** Opening PROVIDED DATA block **

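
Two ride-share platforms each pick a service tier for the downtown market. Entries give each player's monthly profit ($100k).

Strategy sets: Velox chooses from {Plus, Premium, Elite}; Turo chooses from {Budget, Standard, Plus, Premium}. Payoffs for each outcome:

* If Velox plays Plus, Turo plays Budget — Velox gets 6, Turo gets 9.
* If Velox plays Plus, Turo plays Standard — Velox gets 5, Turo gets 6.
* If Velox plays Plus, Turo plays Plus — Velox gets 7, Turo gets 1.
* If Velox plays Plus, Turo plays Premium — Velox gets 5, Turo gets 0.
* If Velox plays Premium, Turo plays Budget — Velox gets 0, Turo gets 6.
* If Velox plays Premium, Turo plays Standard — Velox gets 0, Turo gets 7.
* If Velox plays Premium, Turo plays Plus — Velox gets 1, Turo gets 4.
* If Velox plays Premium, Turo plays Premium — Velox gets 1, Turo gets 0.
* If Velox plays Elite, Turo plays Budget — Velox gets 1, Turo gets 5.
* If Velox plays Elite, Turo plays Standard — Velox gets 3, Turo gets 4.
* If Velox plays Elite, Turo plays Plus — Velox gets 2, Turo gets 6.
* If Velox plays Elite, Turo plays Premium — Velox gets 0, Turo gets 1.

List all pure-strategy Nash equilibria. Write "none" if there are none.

Velox against Budget: payoffs 6, 0, 1 → best response Plus.
Velox against Standard: payoffs 5, 0, 3 → best response Plus.
Velox against Plus: payoffs 7, 1, 2 → best response Plus.
Velox against Premium: payoffs 5, 1, 0 → best response Plus.
Turo against Plus: payoffs 9, 6, 1, 0 → best response Budget.
Turo against Premium: payoffs 6, 7, 4, 0 → best response Standard.
Turo against Elite: payoffs 5, 4, 6, 1 → best response Plus.
Mutual best responses: (Plus, Budget).

The unique pure-strategy Nash equilibrium is (Plus, Budget).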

** Closing PROVIDED DATA block **

:: ASSIGNED TASK ::
Reproduce exactly, please, only the lines from the start of the data above to the line that contains "5, Turo gets 6.", with both ends kept.

:: FINISHED EXERCISE ::
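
Two ride-share platforms each pick a service tier for the downtown market. Entries give each player's monthly profit ($100k).

Strategy sets: Velox chooses from {Plus, Premium, Elite}; Turo chooses from {Budget, Standard, Plus, Premium}. Payoffs for each outcome:

* If Velox plays Plus, Turo plays Budget — Velox gets 6, Turo gets 9.
* If Velox plays Plus, Turo plays Standard — Velox gets 5, Turo gets 6.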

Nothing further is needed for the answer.